### RECORDS FOR PROCESSING
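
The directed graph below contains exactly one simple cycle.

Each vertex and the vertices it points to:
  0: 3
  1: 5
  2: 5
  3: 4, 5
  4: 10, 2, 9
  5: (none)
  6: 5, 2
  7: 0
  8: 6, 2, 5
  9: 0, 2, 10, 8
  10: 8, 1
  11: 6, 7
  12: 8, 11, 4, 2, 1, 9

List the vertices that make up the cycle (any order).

0, 3, 4, 9

DFS with gray/black marking from 4:
4 gray
  10 gray
    8 gray
      6 gray
        5 gray
        5 black
        2 gray
          2→5: 5 black — skip
        2 black
      6 black
      8→2: 2 black — skip
      8→5: 5 black — skip
    8 black
    1 gray
      1→5: 5 black — skip
    1 black
  10 black
  4→2: 2 black — skip
  9 gray
    0 gray
      3 gray
        3→4: 4 is gray → back edge
Back edge closes the cycle 4 → 9 → 0 → 3 → 4; its vertices are {0, 3, 4, 9}.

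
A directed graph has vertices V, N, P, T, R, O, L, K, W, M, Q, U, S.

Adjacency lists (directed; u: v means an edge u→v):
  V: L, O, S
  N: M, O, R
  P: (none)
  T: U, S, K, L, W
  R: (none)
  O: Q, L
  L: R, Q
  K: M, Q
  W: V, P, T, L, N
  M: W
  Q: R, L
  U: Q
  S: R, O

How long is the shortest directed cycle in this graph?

For each vertex v, BFS finds the shortest path from v back to v.
The shortest such closed walk is T → W → T, length 2.

2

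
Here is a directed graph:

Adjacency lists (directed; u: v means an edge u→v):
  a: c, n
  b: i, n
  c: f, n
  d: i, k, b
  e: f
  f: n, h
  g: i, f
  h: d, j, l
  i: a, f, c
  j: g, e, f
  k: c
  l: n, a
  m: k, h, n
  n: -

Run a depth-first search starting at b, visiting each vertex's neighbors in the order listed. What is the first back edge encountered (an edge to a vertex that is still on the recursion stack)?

DFS from b (visiting each vertex's neighbors in the order listed); mark gray on enter, black on exit:
b gray
  i gray
    a gray
      c gray
        f gray
          n gray
          n black
          h gray
            d gray
              d→i: i is gray → back edge
First back edge: d → i.

d->i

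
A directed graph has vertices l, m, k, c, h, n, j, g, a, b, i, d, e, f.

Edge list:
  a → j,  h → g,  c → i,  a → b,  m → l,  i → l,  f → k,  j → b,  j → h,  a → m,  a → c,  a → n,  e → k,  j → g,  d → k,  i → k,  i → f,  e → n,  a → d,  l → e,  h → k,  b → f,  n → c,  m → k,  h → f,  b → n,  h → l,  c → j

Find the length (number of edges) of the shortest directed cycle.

For each vertex v, BFS finds the shortest path from v back to v.
The shortest such closed walk is n → c → j → b → n, length 4.

4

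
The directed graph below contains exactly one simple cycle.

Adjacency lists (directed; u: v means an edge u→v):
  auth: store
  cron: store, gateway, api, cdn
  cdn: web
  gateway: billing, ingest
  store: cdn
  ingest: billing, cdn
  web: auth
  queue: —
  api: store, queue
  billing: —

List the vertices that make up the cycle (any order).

DFS with gray/black marking from store:
store gray
  cdn gray
    web gray
      auth gray
        auth→store: store is gray → back edge
Back edge closes the cycle store → cdn → web → auth → store; its vertices are {cdn, web, auth, store}.

cdn, web, auth, store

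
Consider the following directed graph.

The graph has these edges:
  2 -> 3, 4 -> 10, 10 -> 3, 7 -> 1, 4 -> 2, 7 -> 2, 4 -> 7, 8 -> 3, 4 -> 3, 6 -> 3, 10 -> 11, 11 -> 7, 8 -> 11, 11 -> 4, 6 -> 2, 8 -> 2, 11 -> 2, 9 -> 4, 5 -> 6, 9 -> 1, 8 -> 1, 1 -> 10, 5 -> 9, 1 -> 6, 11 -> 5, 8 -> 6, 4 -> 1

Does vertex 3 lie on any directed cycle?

No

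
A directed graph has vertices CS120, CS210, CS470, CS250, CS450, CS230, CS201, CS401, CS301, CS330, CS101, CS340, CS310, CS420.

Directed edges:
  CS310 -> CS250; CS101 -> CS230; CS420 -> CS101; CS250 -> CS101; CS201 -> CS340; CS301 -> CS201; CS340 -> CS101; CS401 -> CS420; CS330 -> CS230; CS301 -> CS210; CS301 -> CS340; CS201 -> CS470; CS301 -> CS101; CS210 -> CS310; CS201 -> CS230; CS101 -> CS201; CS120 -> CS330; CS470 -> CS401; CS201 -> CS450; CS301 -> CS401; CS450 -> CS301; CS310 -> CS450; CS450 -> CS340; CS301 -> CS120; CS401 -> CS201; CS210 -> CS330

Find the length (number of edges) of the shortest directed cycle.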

### ASSIGNMENT
From the entries above, select each line containing the string "ingest".

### OUTPUT OF THE TASK
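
  gateway: billing, ingest
  ingest: billing, cdn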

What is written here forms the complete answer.